Dataset records below:

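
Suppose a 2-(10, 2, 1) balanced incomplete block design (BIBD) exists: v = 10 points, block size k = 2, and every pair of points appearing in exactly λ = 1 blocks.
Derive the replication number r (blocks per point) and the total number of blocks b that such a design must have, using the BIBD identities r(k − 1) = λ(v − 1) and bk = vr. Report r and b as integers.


Any 2-(v, k, λ) BIBD satisfies two necessary conditions:
  (i)  Each point sits in r blocks, and counting incidences through any fixed point gives r(k − 1) = λ(v − 1), so r = λ(v − 1)/(k − 1).
  (ii) Total incidences bk = vr, so b = vr/k.
Step 1: r = λ(v − 1)/(k − 1) = 1·(10 − 1)/(2 − 1) = 1·9/1 = 9/1 = 9.
Step 2: b = vr/k = 10·9/2 = 90/2 = 45.
Check integrality: r = 9 ∈ Z ✓, b = 45 ∈ Z ✓.
(These identities are necessary conditions: they determine r and b for any design with these parameters, but do not by themselves prove that one exists.)

r = 9, b = 45.


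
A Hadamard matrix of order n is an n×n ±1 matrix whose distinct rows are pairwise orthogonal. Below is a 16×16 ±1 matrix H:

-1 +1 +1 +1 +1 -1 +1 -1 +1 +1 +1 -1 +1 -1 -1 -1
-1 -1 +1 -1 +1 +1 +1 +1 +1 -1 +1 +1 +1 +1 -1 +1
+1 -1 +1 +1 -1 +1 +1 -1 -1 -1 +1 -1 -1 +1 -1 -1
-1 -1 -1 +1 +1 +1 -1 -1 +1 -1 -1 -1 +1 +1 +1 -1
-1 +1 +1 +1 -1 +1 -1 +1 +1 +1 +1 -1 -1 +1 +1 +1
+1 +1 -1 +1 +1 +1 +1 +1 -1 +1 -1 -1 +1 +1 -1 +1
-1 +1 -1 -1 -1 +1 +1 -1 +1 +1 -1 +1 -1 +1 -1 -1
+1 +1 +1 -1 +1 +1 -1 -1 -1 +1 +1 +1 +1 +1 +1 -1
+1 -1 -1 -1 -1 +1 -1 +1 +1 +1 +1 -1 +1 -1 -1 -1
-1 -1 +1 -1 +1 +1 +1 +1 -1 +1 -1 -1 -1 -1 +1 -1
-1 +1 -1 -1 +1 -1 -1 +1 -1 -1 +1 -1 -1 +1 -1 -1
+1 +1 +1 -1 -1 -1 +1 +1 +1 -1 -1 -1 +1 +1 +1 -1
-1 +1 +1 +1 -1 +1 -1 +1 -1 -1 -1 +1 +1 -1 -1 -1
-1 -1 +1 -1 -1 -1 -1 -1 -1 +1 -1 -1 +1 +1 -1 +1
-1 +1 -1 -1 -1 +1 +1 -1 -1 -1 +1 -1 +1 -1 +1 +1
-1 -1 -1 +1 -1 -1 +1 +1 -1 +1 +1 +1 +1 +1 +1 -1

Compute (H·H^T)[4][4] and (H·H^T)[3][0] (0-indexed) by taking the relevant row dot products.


Row 0 of H: [-1, 1, 1, 1, 1, -1, 1, -1, 1, 1, 1, -1, 1, -1, -1, -1].
Row 3 of H: [-1, -1, -1, 1, 1, 1, -1, -1, 1, -1, -1, -1, 1, 1, 1, -1].
Row 4 of H: [-1, 1, 1, 1, -1, 1, -1, 1, 1, 1, 1, -1, -1, 1, 1, 1].
(H·H^T)[4][4] = Σ_j H[4][j]·H[4][j] = (-1)² + (1)² + (1)² + (1)² + (-1)² + (1)² + (-1)² + (1)² + (1)² + (1)² + (1)² + (-1)² + (-1)² + (1)² + (1)² + (1)² = 1 + 1 + 1 + 1 + 1 + 1 + 1 + 1 + 1 + 1 + 1 + 1 + 1 + 1 + 1 + 1 = 16.
(H·H^T)[3][0] = Σ_j H[3][j]·H[0][j] = (-1)·(-1) + (-1)·(1) + (-1)·(1) + (1)·(1) + (1)·(1) + (1)·(-1) + (-1)·(1) + (-1)·(-1) + (1)·(1) + (-1)·(1) + (-1)·(1) + (-1)·(-1) + (1)·(1) + (1)·(-1) + (1)·(-1) + (-1)·(-1) = 1 + -1 + -1 + 1 + 1 + -1 + -1 + 1 + 1 + -1 + -1 + 1 + 1 + -1 + -1 + 1 = 0.
So rows 3 and 0 are orthogonal; the diagonal entry equals n = 16.

(4,4) entry = 16; (3,0) entry = 0.


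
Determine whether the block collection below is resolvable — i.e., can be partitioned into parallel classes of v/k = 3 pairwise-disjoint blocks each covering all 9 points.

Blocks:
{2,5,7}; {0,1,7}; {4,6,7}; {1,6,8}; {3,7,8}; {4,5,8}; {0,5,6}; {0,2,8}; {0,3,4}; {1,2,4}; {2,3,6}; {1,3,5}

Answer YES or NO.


v = 9, block size k = 3, number of blocks = 12.
For resolvability, blocks must partition into parallel classes of size v/k = 3.
Total blocks must therefore be a multiple of 3: 12 = 3·4 + 0 ⇒ divisible ✓.
Greedy packing gives 4 candidate class(es). Each should be a full parallel class (size 3, covers all 9 points).
  Class 1 (3 blocks): {2,5,7}; {1,6,8}; {0,3,4}. Points covered: [0, 1, 2, 3, 4, 5, 6, 7, 8].
  Class 2 (3 blocks): {0,1,7}; {4,5,8}; {2,3,6}. Points covered: [0, 1, 2, 3, 4, 5, 6, 7, 8].
  Class 3 (3 blocks): {4,6,7}; {0,2,8}; {1,3,5}. Points covered: [0, 1, 2, 3, 4, 5, 6, 7, 8].
  Class 4 (3 blocks): {3,7,8}; {0,5,6}; {1,2,4}. Points covered: [0, 1, 2, 3, 4, 5, 6, 7, 8].
All classes full (size 3)? YES. All classes cover every point? YES.
Resolvable? YES.

YES


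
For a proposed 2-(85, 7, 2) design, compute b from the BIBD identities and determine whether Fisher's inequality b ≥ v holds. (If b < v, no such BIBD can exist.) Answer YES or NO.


r = λ(v − 1)/(k − 1) = 2·84/6 = 28.
b = vr/k = 85·28/7 = 340.
Fisher's inequality: b ≥ v ⇔ 340 ≥ 85? YES.

YES


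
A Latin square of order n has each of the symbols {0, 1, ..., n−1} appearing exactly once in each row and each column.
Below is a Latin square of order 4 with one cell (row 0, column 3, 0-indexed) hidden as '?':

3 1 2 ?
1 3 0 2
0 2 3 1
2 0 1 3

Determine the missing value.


Row 0 contains symbols [1, 2, 3] — missing [0].
Column 3 contains symbols [1, 2, 3] — missing [0].
The missing symbol must appear in both missing sets; intersection = [0].
Therefore the hidden value is 0.

Missing value = 0.


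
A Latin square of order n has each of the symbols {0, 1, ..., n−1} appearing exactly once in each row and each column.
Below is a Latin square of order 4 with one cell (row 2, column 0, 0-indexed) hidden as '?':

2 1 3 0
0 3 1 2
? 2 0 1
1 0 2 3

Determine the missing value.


Row 2 contains symbols [0, 1, 2] — missing [3].
Column 0 contains symbols [0, 1, 2] — missing [3].
The missing symbol must appear in both missing sets; intersection = [3].
Therefore the hidden value is 3.

Missing value = 3.


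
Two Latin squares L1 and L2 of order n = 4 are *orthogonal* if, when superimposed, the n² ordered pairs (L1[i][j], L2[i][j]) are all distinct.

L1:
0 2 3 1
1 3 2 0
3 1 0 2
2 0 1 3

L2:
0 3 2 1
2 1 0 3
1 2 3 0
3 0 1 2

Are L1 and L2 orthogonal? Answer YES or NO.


Form the n² = 16 superimposed pairs (L1[i][j], L2[i][j]), row by row (rows and columns indexed from 0):
row 0: (0,0) (2,3) (3,2) (1,1)
row 1: (1,2) (3,1) (2,0) (0,3)
row 2: (3,1) (1,2) (0,3) (2,0)
row 3: (2,3) (0,0) (1,1) (3,2)
Orthogonality requires all 16 pairs distinct.
But the pair (3,1) repeats: cell (1,1) has L1 = 3, L2 = 1, and cell (2,0) has L1 = 3, L2 = 1.
A repeated pair means some other pair never occurs (only 8 distinct pairs out of 16), so the squares are not orthogonal.
Conclusion: NO.

NO


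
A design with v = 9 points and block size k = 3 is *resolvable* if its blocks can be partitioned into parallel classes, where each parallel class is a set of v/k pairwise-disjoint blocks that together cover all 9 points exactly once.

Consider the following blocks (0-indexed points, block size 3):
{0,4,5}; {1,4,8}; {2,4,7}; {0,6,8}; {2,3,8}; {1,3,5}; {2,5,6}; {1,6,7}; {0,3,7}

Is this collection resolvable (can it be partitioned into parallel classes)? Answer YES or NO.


v = 9, block size k = 3, number of blocks = 9.
For resolvability, blocks must partition into parallel classes of size v/k = 3.
Total blocks must therefore be a multiple of 3: 9 = 3·3 + 0 ⇒ divisible ✓.
Greedy packing gives 3 candidate class(es). Each should be a full parallel class (size 3, covers all 9 points).
  Class 1 (3 blocks): {0,4,5}; {2,3,8}; {1,6,7}. Points covered: [0, 1, 2, 3, 4, 5, 6, 7, 8].
  Class 2 (3 blocks): {1,4,8}; {2,5,6}; {0,3,7}. Points covered: [0, 1, 2, 3, 4, 5, 6, 7, 8].
  Class 3 (3 blocks): {2,4,7}; {0,6,8}; {1,3,5}. Points covered: [0, 1, 2, 3, 4, 5, 6, 7, 8].
All classes full (size 3)? YES. All classes cover every point? YES.
Resolvable? YES.

YES


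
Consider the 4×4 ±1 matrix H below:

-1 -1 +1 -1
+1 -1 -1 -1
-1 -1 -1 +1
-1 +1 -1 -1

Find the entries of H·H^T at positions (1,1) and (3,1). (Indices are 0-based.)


Row 1 of H: [1, -1, -1, -1].
Row 3 of H: [-1, 1, -1, -1].
(H·H^T)[1][1] = Σ_j H[1][j]·H[1][j] = (1)² + (-1)² + (-1)² + (-1)² = 1 + 1 + 1 + 1 = 4.
(H·H^T)[3][1] = Σ_j H[3][j]·H[1][j] = (-1)·(1) + (1)·(-1) + (-1)·(-1) + (-1)·(-1) = -1 + -1 + 1 + 1 = 0.
So rows 3 and 1 are orthogonal; the diagonal entry equals n = 4.

(1,1) entry = 4; (3,1) entry = 0.


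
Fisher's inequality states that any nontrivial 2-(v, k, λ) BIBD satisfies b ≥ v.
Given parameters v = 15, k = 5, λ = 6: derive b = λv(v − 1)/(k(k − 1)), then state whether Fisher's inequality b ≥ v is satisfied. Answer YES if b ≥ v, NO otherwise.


b = λv(v − 1)/(k(k − 1)) = 6·15·14/(5·4) = 1260/20 = 63.
Compare with v = 15: b ≥ v, so Fisher's inequality holds.

YES


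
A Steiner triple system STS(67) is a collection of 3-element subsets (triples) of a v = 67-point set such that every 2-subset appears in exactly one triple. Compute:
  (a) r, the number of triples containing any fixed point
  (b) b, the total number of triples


An STS(v) is a 2-(v, 3, 1) BIBD: block size k = 3, λ = 1.
Replication: r(k − 1) = λ(v − 1) ⇒ r·2 = 67 − 1 = 66 ⇒ r = 33.
Block count: b = v(v − 1)/6 = 67·66/6 = 4422/6 = 737.

r = 33, b = 737.


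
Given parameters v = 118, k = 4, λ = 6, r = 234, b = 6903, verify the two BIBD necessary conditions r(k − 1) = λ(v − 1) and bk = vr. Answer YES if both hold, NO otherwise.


Condition (i): r(k − 1) = 234·3 = 702; λ(v − 1) = 6·117 = 702. Match? YES.
Condition (ii): bk = 6903·4 = 27612; vr = 118·234 = 27612. Match? YES.
Both conditions hold? YES.

YES


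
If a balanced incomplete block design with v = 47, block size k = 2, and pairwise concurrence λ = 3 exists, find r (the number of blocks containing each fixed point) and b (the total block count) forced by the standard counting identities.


Any 2-(v, k, λ) BIBD satisfies two necessary conditions:
  (i)  Each point sits in r blocks, and counting incidences through any fixed point gives r(k − 1) = λ(v − 1), so r = λ(v − 1)/(k − 1).
  (ii) Total incidences bk = vr, so b = vr/k.
Step 1: r = λ(v − 1)/(k − 1) = 3·(47 − 1)/(2 − 1) = 3·46/1 = 138/1 = 138.
Step 2: b = vr/k = 47·138/2 = 6486/2 = 3243.
Check integrality: r = 138 ∈ Z ✓, b = 3243 ∈ Z ✓.
(These identities are necessary conditions: they determine r and b for any design with these parameters, but do not by themselves prove that one exists.)

r = 138, b = 3243.


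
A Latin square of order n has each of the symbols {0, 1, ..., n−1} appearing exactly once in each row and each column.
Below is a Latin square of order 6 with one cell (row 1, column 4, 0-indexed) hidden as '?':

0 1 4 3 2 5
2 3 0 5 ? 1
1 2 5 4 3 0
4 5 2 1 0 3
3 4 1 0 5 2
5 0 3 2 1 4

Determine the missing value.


Row 1 contains symbols [0, 1, 2, 3, 5] — missing [4].
Column 4 contains symbols [0, 1, 2, 3, 5] — missing [4].
The missing symbol must appear in both missing sets; intersection = [4].
Therefore the hidden value is 4.

Missing value = 4.


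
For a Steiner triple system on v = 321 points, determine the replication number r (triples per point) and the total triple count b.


An STS(v) is a 2-(v, 3, 1) BIBD: block size k = 3, λ = 1.
Replication: r(k − 1) = λ(v − 1) ⇒ r·2 = 321 − 1 = 320 ⇒ r = 160.
Block count: b = v(v − 1)/6 = 321·320/6 = 102720/6 = 17120.
(Check via bk = vr: 17120·3 = 51360 = 321·160 = 51360 ✓.)

r = 160, b = 17120.


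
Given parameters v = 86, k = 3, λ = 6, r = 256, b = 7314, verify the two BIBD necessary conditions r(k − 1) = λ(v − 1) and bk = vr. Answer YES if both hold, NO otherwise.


Condition (i): r(k − 1) = 256·2 = 512; λ(v − 1) = 6·85 = 510. Match? NO.
Condition (ii): bk = 7314·3 = 21942; vr = 86·256 = 22016. Match? NO.
Both conditions hold? NO.

NO


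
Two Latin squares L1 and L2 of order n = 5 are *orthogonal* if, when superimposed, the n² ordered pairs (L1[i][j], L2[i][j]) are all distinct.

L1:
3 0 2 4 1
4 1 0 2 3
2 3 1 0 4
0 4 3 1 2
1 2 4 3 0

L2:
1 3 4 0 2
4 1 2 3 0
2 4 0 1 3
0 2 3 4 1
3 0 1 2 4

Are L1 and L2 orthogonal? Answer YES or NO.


Form the n² = 25 superimposed pairs (L1[i][j], L2[i][j]), row by row (rows and columns indexed from 0):
row 0: (3,1) (0,3) (2,4) (4,0) (1,2)
row 1: (4,4) (1,1) (0,2) (2,3) (3,0)
row 2: (2,2) (3,4) (1,0) (0,1) (4,3)
row 3: (0,0) (4,2) (3,3) (1,4) (2,1)
row 4: (1,3) (2,0) (4,1) (3,2) (0,4)
Orthogonality requires all 25 pairs distinct.
Check by first coordinate: for each symbol s of L1, list the L2 entries in the n cells where L1 = s; they must all differ.
  L1 = 0: L2 entries (in reading order) 3, 2, 1, 0, 4 — all 5 distinct ✓
  L1 = 1: L2 entries (in reading order) 2, 1, 0, 4, 3 — all 5 distinct ✓
  L1 = 2: L2 entries (in reading order) 4, 3, 2, 1, 0 — all 5 distinct ✓
  L1 = 3: L2 entries (in reading order) 1, 0, 4, 3, 2 — all 5 distinct ✓
  L1 = 4: L2 entries (in reading order) 0, 4, 3, 2, 1 — all 5 distinct ✓
Every symbol of L1 meets every symbol of L2 exactly once, so all 25 pairs are distinct (25 of 25).
Conclusion: YES.

YES


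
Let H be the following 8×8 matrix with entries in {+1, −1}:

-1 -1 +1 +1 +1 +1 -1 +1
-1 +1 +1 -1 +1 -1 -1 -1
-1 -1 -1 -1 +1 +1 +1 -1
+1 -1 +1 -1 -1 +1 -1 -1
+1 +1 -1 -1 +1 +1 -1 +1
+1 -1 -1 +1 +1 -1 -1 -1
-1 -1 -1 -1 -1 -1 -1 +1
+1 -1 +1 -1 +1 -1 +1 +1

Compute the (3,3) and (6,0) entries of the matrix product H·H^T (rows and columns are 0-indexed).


Row 0 of H: [-1, -1, 1, 1, 1, 1, -1, 1].
Row 3 of H: [1, -1, 1, -1, -1, 1, -1, -1].
Row 6 of H: [-1, -1, -1, -1, -1, -1, -1, 1].
(H·H^T)[3][3] = Σ_j H[3][j]·H[3][j] = (1)² + (-1)² + (1)² + (-1)² + (-1)² + (1)² + (-1)² + (-1)² = 1 + 1 + 1 + 1 + 1 + 1 + 1 + 1 = 8.
(H·H^T)[6][0] = Σ_j H[6][j]·H[0][j] = (-1)·(-1) + (-1)·(-1) + (-1)·(1) + (-1)·(1) + (-1)·(1) + (-1)·(1) + (-1)·(-1) + (1)·(1) = 1 + 1 + -1 + -1 + -1 + -1 + 1 + 1 = 0.
So rows 6 and 0 are orthogonal; the diagonal entry equals n = 8.

(3,3) entry = 8; (6,0) entry = 0.


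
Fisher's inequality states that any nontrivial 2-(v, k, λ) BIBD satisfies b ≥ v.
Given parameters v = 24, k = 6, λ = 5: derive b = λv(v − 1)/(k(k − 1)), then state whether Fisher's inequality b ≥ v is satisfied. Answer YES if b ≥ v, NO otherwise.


b = λv(v − 1)/(k(k − 1)) = 5·24·23/(6·5) = 2760/30 = 92.
Compare with v = 24: b ≥ v, so Fisher's inequality holds.

YES


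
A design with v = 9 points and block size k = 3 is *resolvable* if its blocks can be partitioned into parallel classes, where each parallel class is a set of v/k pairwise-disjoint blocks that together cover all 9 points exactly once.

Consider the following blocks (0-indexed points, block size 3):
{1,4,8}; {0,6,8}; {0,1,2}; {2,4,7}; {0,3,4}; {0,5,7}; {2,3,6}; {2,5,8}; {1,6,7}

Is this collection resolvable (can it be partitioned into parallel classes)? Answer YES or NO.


v = 9, block size k = 3, number of blocks = 9.
For resolvability, blocks must partition into parallel classes of size v/k = 3.
Total blocks must therefore be a multiple of 3: 9 = 3·3 + 0 ⇒ divisible ✓.
Consider block {0,6,8}. The only other block(s) in the collection disjoint from it are {2,4,7} — just 1 block(s). Any parallel class containing {0,6,8} would need 2 other blocks each disjoint from it, so no parallel class of size 3 can contain {0,6,8}.
Since every block must belong to some parallel class in a resolution, the collection cannot be partitioned into parallel classes.
Resolvable? NO.

NO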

End of Dataset records.

§ Task directions:
Look through the listing above and copy each line with the word "ordered" in it.

§ Expected answer:
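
Two Latin squares L1 and L2 of order n = 4 are *orthogonal* if, when superimposed, the n² ordered pairs (L1[i][j], L2[i][j]) are all distinct.
Two Latin squares L1 and L2 of order n = 5 are *orthogonal* if, when superimposed, the n² ordered pairs (L1[i][j], L2[i][j]) are all distinct.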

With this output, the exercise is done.